In which lines of the data does the string "burned" appear? Copy every one.

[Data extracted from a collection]

★ ★ ★ ★

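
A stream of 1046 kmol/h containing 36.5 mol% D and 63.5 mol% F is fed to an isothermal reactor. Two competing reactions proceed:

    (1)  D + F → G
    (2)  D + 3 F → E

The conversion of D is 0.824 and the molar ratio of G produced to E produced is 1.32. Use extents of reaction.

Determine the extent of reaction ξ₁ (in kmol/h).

Conversion of D: D consumed = 0.824 × 381.8 = 314.6 kmol/h = 1ξ₁ + 1ξ₂.
Selectivity: 1ξ₁ / (1ξ₂) = 1.32 → ξ₁ = 1.32 ξ₂.
Substitute: (1·1.32 + 1) ξ₂ = 314.6 → ξ₂ = 135.6 kmol/h, ξ₁ = 179 kmol/h.
Outlet amounts (n = n₀ + Σ ν·ξ):
  D: 381.8 − 1(179) − 1(135.6) = 67.2
  F: 664.2 − 1(179) − 3(135.6) = 78.41
  G: 0 + 1(179) = 179
  E: 0 + 1(135.6) = 135.6

ξ₁ = 179 kmol/h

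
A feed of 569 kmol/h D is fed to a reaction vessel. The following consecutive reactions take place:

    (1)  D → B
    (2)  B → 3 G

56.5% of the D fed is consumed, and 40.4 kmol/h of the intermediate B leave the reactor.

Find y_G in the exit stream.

Conversion of D: D consumed = 1ξ₁ = 0.565 × 569 → ξ₁ = 321.5 kmol/h.
B balance: n_B = 0 + 1ξ₁ − 1ξ₂ = 40.4 → ξ₂ = (1·321.5 − 40.4)/1 = 281.1 kmol/h.
Outlet amounts (n = n₀ + Σ ν·ξ):
  D: 569 − 1(321.5) = 247.5
  B: 0 + 1(321.5) − 1(281.1) = 40.4
  G: 0 + 3(281.1) = 843.3
Total out = 1131 kmol/h; y_G = 843.3 / 1131 = 0.7455.

0.745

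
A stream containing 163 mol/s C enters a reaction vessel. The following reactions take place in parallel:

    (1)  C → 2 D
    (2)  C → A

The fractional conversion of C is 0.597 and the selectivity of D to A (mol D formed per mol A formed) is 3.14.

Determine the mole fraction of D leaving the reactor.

Conversion of C: C consumed = 0.597 × 163 = 97.31 mol/s = 1ξ₁ + 1ξ₂.
Selectivity: 2ξ₁ / (1ξ₂) = 3.14 → ξ₁ = 1.57 ξ₂.
Substitute: (1·1.57 + 1) ξ₂ = 97.31 → ξ₂ = 37.86 mol/s, ξ₁ = 59.45 mol/s.
Outlet amounts (n = n₀ + Σ ν·ξ):
  C: 163 − 1(59.45) − 1(37.86) = 65.69
  D: 0 + 2(59.45) = 118.9
  A: 0 + 1(37.86) = 37.86
Total out = 222.4 mol/s; y_D = 118.9 / 222.4 = 0.5345.

0.534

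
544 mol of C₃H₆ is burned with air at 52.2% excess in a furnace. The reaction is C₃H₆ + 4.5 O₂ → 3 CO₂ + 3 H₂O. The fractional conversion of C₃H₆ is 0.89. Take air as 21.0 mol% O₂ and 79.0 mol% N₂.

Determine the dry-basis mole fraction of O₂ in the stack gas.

Stoichiometric O₂ = 4.5 × 544 = 2448 mol; O₂ fed = 2448 × 1.522 = 3726 mol.
N₂ fed = 3726 × 79/21 = 14020 mol.
Fuel reacted = 0.89 × 544 → ξ = 484.2 mol.
Outlet (n = n₀ + ν ξ):
  C₃H₆: 544 − 1(484.2) = 59.84
  O₂: 3726 − 4.5(484.2) = 1547
  N₂: 14020 (inert)
  CO₂: 0 + 3(484.2) = 1452
  H₂O: 0 + 3(484.2) = 1452
Dry total = 17080 mol; y_O₂ (dry) = 1547 / 17080 = 0.0906.

0.0906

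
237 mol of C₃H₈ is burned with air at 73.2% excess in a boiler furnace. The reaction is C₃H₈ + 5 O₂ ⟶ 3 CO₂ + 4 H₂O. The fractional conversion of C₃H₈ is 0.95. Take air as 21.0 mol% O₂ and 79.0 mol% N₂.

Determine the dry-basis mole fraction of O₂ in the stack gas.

0.0993

Stoichiometric O₂ = 5 × 237 = 1185 mol; O₂ fed = 1185 × 1.732 = 2052 mol.
N₂ fed = 2052 × 79/21 = 7721 mol.
Fuel reacted = 0.95 × 237 → ξ = 225.1 mol.
Outlet (n = n₀ + ν ξ):
  C₃H₈: 237 − 1(225.1) = 11.85
  O₂: 2052 − 5(225.1) = 926.7
  N₂: 7721 (inert)
  CO₂: 0 + 3(225.1) = 675.4
  H₂O: 0 + 4(225.1) = 900.6
Dry total = 9335 mol; y_O₂ (dry) = 926.7 / 9335 = 0.09927.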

★ ★ ★ ★

**SOLUTION TO THE EXERCISE:**
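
544 mol of C₃H₆ is burned with air at 52.2% excess in a furnace. The reaction is C₃H₆ + 4.5 O₂ → 3 CO₂ + 3 H₂O. The fractional conversion of C₃H₆ is 0.89. Take air as 21.0 mol% O₂ and 79.0 mol% N₂.
237 mol of C₃H₈ is burned with air at 73.2% excess in a boiler furnace. The reaction is C₃H₈ + 5 O₂ ⟶ 3 CO₂ + 4 H₂O. The fractional conversion of C₃H₈ is 0.95. Take air as 21.0 mol% O₂ and 79.0 mol% N₂.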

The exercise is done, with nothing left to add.